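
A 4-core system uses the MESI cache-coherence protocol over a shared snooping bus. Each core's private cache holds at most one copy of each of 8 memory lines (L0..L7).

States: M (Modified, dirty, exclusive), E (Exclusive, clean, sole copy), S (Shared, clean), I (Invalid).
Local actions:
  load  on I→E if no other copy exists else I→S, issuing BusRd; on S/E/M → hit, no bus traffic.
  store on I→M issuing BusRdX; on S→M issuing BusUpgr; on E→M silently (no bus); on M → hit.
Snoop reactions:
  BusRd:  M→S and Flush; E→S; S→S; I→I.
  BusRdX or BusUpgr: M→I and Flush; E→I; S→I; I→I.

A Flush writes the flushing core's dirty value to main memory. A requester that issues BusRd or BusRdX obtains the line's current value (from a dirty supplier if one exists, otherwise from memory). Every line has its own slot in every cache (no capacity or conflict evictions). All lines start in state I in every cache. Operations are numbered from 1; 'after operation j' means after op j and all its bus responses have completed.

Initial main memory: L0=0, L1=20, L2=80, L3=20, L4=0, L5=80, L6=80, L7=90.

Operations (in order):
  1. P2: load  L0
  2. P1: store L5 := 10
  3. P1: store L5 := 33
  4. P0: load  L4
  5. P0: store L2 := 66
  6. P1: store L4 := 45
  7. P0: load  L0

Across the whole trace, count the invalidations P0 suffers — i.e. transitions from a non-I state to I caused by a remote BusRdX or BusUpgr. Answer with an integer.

invalidations = 1

[1] P2: load  L0 | P0:I, P1:I, P2:E(0), P3:I | bus: BusRd
[2] P1: store L5 := 10 | P0:I, P1:M(10), P2:I, P3:I | bus: BusRdX
[3] P1: store L5 := 33 | P0:I, P1:M(33), P2:I, P3:I | bus: none
[4] P0: load  L4 | P0:E(0), P1:I, P2:I, P3:I | bus: BusRd
[5] P0: store L2 := 66 | P0:M(66), P1:I, P2:I, P3:I | bus: BusRdX
[6] P1: store L4 := 45 | P0:I, P1:M(45), P2:I, P3:I | bus: BusRdX
[7] P0: load  L0 | P0:S(0), P1:I, P2:S(0), P3:I | bus: BusRd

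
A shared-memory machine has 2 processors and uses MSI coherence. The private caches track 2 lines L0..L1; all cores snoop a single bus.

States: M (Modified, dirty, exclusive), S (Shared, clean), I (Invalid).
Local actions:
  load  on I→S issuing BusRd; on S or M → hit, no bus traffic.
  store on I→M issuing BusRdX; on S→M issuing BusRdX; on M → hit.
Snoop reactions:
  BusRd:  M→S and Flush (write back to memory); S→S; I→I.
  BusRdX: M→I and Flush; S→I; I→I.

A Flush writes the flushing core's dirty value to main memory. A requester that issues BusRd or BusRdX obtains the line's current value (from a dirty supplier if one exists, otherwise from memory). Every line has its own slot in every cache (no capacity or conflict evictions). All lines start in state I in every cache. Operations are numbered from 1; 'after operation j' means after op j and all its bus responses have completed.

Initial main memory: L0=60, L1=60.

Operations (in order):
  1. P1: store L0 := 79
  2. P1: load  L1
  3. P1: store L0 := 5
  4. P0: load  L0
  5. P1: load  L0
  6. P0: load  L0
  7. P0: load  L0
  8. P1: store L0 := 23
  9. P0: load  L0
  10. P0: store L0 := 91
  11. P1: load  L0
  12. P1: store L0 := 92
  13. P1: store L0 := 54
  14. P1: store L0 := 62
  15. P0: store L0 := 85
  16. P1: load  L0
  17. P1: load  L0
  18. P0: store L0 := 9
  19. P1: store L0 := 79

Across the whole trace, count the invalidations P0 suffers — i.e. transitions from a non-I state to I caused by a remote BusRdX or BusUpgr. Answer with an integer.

1. P1: store L0 := 79  bus=[BusRdX]  L0: P0=I P1=M  mem[L0]=60
2. P1: load  L1  bus=[BusRd]  L1: P0=I P1=S  mem[L1]=60
3. P1: store L0 := 5  bus=[-]  L0: P0=I P1=M  mem[L0]=60
4. P0: load  L0  bus=[BusRd,Flush]  L0: P0=S P1=S  mem[L0]=5
5. P1: load  L0  bus=[-]  L0: P0=S P1=S  mem[L0]=5
6. P0: load  L0  bus=[-]  L0: P0=S P1=S  mem[L0]=5
7. P0: load  L0  bus=[-]  L0: P0=S P1=S  mem[L0]=5
8. P1: store L0 := 23  bus=[BusRdX]  L0: P0=I P1=M  mem[L0]=5
9. P0: load  L0  bus=[BusRd,Flush]  L0: P0=S P1=S  mem[L0]=23
10. P0: store L0 := 91  bus=[BusRdX]  L0: P0=M P1=I  mem[L0]=23
11. P1: load  L0  bus=[BusRd,Flush]  L0: P0=S P1=S  mem[L0]=91
12. P1: store L0 := 92  bus=[BusRdX]  L0: P0=I P1=M  mem[L0]=91
13. P1: store L0 := 54  bus=[-]  L0: P0=I P1=M  mem[L0]=91
14. P1: store L0 := 62  bus=[-]  L0: P0=I P1=M  mem[L0]=91
15. P0: store L0 := 85  bus=[BusRdX,Flush]  L0: P0=M P1=I  mem[L0]=62
16. P1: load  L0  bus=[BusRd,Flush]  L0: P0=S P1=S  mem[L0]=85
17. P1: load  L0  bus=[-]  L0: P0=S P1=S  mem[L0]=85
18. P0: store L0 := 9  bus=[BusRdX]  L0: P0=M P1=I  mem[L0]=85
19. P1: store L0 := 79  bus=[BusRdX,Flush]  L0: P0=I P1=M  mem[L0]=9

invalidations = 3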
::::::
## Task statement
Return the entries above, every line intact.

## Problem solution
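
A 4-core system uses the MESI cache-coherence protocol over a shared snooping bus. Each core's private cache holds at most one copy of each of 8 memory lines (L0..L7).

States: M (Modified, dirty, exclusive), E (Exclusive, clean, sole copy), S (Shared, clean), I (Invalid).
Local actions:
  load  on I→E if no other copy exists else I→S, issuing BusRd; on S/E/M → hit, no bus traffic.
  store on I→M issuing BusRdX; on S→M issuing BusUpgr; on E→M silently (no bus); on M → hit.
Snoop reactions:
  BusRd:  M→S and Flush; E→S; S→S; I→I.
  BusRdX or BusUpgr: M→I and Flush; E→I; S→I; I→I.

A Flush writes the flushing core's dirty value to main memory. A requester that issues BusRd or BusRdX obtains the line's current value (from a dirty supplier if one exists, otherwise from memory). Every line has its own slot in every cache (no capacity or conflict evictions). All lines start in state I in every cache. Operations are numbered from 1; 'after operation j' means after op j and all its bus responses have completed.

Initial main memory: L0=0, L1=20, L2=80, L3=20, L4=0, L5=80, L6=80, L7=90.

Operations (in order):
  1. P2: load  L0
  2. P1: store L5 := 10
  3. P1: store L5 := 33
  4. P0: load  L4
  5. P0: store L2 := 66
  6. P1: store L4 := 45
  7. P0: load  L0

Across the whole trace, count the invalidations P0 suffers — i.e. transitions from a non-I state to I caused by a remote BusRdX or BusUpgr. Answer with an integer.

invalidations = 1

[1] P2: load  L0 | P0:I, P1:I, P2:E(0), P3:I | bus: BusRd
[2] P1: store L5 := 10 | P0:I, P1:M(10), P2:I, P3:I | bus: BusRdX
[3] P1: store L5 := 33 | P0:I, P1:M(33), P2:I, P3:I | bus: none
[4] P0: load  L4 | P0:E(0), P1:I, P2:I, P3:I | bus: BusRd
[5] P0: store L2 := 66 | P0:M(66), P1:I, P2:I, P3:I | bus: BusRdX
[6] P1: store L4 := 45 | P0:I, P1:M(45), P2:I, P3:I | bus: BusRdX
[7] P0: load  L0 | P0:S(0), P1:I, P2:S(0), P3:I | bus: BusRd

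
A shared-memory machine has 2 processors and uses MSI coherence. The private caches track 2 lines L0..L1; all cores snoop a single bus.

States: M (Modified, dirty, exclusive), S (Shared, clean), I (Invalid).
Local actions:
  load  on I→S issuing BusRd; on S or M → hit, no bus traffic.
  store on I→M issuing BusRdX; on S→M issuing BusRdX; on M → hit.
Snoop reactions:
  BusRd:  M→S and Flush (write back to memory); S→S; I→I.
  BusRdX: M→I and Flush; S→I; I→I.

A Flush writes the flushing core's dirty value to main memory. A requester that issues BusRd or BusRdX obtains the line's current value (from a dirty supplier if one exists, otherwise from memory). Every line has its own slot in every cache (no capacity or conflict evictions). All lines start in state I in every cache. Operations are numbered from 1; 'after operation j' means after op j and all its bus responses have completed.

Initial main memory: L0=60, L1=60.

Operations (in order):
  1. P1: store L0 := 79
  2. P1: load  L1
  3. P1: store L0 := 5
  4. P0: load  L0
  5. P1: load  L0
  6. P0: load  L0
  7. P0: load  L0
  8. P1: store L0 := 23
  9. P0: load  L0
  10. P0: store L0 := 91
  11. P1: load  L0
  12. P1: store L0 := 92
  13. P1: store L0 := 54
  14. P1: store L0 := 62
  15. P0: store L0 := 85
  16. P1: load  L0
  17. P1: load  L0
  18. P0: store L0 := 9
  19. P1: store L0 := 79

Across the whole trace, count the invalidations P0 suffers — i.e. transitions from a non-I state to I caused by a remote BusRdX or BusUpgr. Answer with an integer.

1. P1: store L0 := 79  bus=[BusRdX]  L0: P0=I P1=M  mem[L0]=60
2. P1: load  L1  bus=[BusRd]  L1: P0=I P1=S  mem[L1]=60
3. P1: store L0 := 5  bus=[-]  L0: P0=I P1=M  mem[L0]=60
4. P0: load  L0  bus=[BusRd,Flush]  L0: P0=S P1=S  mem[L0]=5
5. P1: load  L0  bus=[-]  L0: P0=S P1=S  mem[L0]=5
6. P0: load  L0  bus=[-]  L0: P0=S P1=S  mem[L0]=5
7. P0: load  L0  bus=[-]  L0: P0=S P1=S  mem[L0]=5
8. P1: store L0 := 23  bus=[BusRdX]  L0: P0=I P1=M  mem[L0]=5
9. P0: load  L0  bus=[BusRd,Flush]  L0: P0=S P1=S  mem[L0]=23
10. P0: store L0 := 91  bus=[BusRdX]  L0: P0=M P1=I  mem[L0]=23
11. P1: load  L0  bus=[BusRd,Flush]  L0: P0=S P1=S  mem[L0]=91
12. P1: store L0 := 92  bus=[BusRdX]  L0: P0=I P1=M  mem[L0]=91
13. P1: store L0 := 54  bus=[-]  L0: P0=I P1=M  mem[L0]=91
14. P1: store L0 := 62  bus=[-]  L0: P0=I P1=M  mem[L0]=91
15. P0: store L0 := 85  bus=[BusRdX,Flush]  L0: P0=M P1=I  mem[L0]=62
16. P1: load  L0  bus=[BusRd,Flush]  L0: P0=S P1=S  mem[L0]=85
17. P1: load  L0  bus=[-]  L0: P0=S P1=S  mem[L0]=85
18. P0: store L0 := 9  bus=[BusRdX]  L0: P0=M P1=I  mem[L0]=85
19. P1: store L0 := 79  bus=[BusRdX,Flush]  L0: P0=I P1=M  mem[L0]=9

invalidations = 3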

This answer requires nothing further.